▶ _The problem_
Every record must be copied exactly. Leave nothing out.

▶ _The data_

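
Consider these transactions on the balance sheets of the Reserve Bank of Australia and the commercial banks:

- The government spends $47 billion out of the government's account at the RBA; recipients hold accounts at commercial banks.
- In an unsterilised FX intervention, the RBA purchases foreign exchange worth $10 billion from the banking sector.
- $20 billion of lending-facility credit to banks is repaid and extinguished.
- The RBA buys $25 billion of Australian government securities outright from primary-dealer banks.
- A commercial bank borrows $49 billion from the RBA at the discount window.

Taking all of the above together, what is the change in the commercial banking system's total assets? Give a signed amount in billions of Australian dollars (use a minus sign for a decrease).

Government spending $47 billion: bank balance sheets expand → +$47B.
FX purchase $10 billion: just an asset swap on bank balance sheets → 0.
Discount-window repayment $20 billion: bank balance sheets shrink → −$20B.
OMO purchase (from banks) $25 billion: just an asset swap on bank balance sheets → 0.
Discount-window loan $49 billion: bank balance sheets expand → +$49B.
Net: 47 + 0 − 20 + 0 + 49 = +$76 billion.

+$76 billion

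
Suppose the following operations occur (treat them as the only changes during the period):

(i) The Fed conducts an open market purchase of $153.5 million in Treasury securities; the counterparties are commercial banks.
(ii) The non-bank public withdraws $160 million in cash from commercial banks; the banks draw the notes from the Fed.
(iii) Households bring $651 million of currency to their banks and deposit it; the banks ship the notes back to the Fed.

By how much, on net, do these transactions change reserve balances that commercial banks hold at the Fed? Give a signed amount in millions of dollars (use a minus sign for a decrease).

Fed balance sheet:
  Assets:      Securities +$153.5M
  Liabilities: Bank reserves +$644.5M, Currency in circulation −$491M
So the change in reserve balances that commercial banks hold at the Fed is +$644.5 million.

+$644.5 million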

▶ _Exercise solution_
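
Consider these transactions on the balance sheets of the Reserve Bank of Australia and the commercial banks:

- The government spends $47 billion out of the government's account at the RBA; recipients hold accounts at commercial banks.
- In an unsterilised FX intervention, the RBA purchases foreign exchange worth $10 billion from the banking sector.
- $20 billion of lending-facility credit to banks is repaid and extinguished.
- The RBA buys $25 billion of Australian government securities outright from primary-dealer banks.
- A commercial bank borrows $49 billion from the RBA at the discount window.

Taking all of the above together, what is the change in the commercial banking system's total assets? Give a signed amount in billions of Australian dollars (use a minus sign for a decrease).

Government spending $47 billion: bank balance sheets expand → +$47B.
FX purchase $10 billion: just an asset swap on bank balance sheets → 0.
Discount-window repayment $20 billion: bank balance sheets shrink → −$20B.
OMO purchase (from banks) $25 billion: just an asset swap on bank balance sheets → 0.
Discount-window loan $49 billion: bank balance sheets expand → +$49B.
Net: 47 + 0 − 20 + 0 + 49 = +$76 billion.

+$76 billion

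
Suppose the following operations occur (treat them as the only changes during the period):

(i) The Fed conducts an open market purchase of $153.5 million in Treasury securities; the counterparties are commercial banks.
(ii) The non-bank public withdraws $160 million in cash from commercial banks; the banks draw the notes from the Fed.
(iii) Households bring $651 million of currency to their banks and deposit it; the banks ship the notes back to the Fed.

By how much, on net, do these transactions change reserve balances that commercial banks hold at the Fed? Give a signed amount in millions of dollars (use a minus sign for a decrease).

Fed balance sheet:
  Assets:      Securities +$153.5M
  Liabilities: Bank reserves +$644.5M, Currency in circulation −$491M
So the change in reserve balances that commercial banks hold at the Fed is +$644.5 million.

+$644.5 million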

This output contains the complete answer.